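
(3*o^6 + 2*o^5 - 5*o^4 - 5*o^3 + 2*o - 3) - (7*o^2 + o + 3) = 3*o^6 + 2*o^5 - 5*o^4 - 5*o^3 - 7*o^2 + o - 6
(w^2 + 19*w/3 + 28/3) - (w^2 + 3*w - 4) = 10*w/3 + 40/3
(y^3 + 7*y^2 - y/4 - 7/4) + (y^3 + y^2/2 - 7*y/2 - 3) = 2*y^3 + 15*y^2/2 - 15*y/4 - 19/4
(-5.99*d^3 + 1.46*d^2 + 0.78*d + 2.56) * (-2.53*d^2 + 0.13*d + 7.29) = 15.1547*d^5 - 4.4725*d^4 - 45.4507*d^3 + 4.268*d^2 + 6.019*d + 18.6624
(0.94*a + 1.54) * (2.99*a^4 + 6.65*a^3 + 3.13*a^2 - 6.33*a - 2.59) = 2.8106*a^5 + 10.8556*a^4 + 13.1832*a^3 - 1.13*a^2 - 12.1828*a - 3.9886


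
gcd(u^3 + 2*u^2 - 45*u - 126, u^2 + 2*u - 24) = u + 6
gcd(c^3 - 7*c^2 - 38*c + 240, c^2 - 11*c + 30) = c - 5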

-----

### Work to complete
Please set down again, word for word, only the lines from the start of the entries through the line with "(-5.99*d^3 + 1.46*d^2", both ends included.

### Answer section
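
(3*o^6 + 2*o^5 - 5*o^4 - 5*o^3 + 2*o - 3) - (7*o^2 + o + 3) = 3*o^6 + 2*o^5 - 5*o^4 - 5*o^3 - 7*o^2 + o - 6
(w^2 + 19*w/3 + 28/3) - (w^2 + 3*w - 4) = 10*w/3 + 40/3
(y^3 + 7*y^2 - y/4 - 7/4) + (y^3 + y^2/2 - 7*y/2 - 3) = 2*y^3 + 15*y^2/2 - 15*y/4 - 19/4
(-5.99*d^3 + 1.46*d^2 + 0.78*d + 2.56) * (-2.53*d^2 + 0.13*d + 7.29) = 15.1547*d^5 - 4.4725*d^4 - 45.4507*d^3 + 4.268*d^2 + 6.019*d + 18.6624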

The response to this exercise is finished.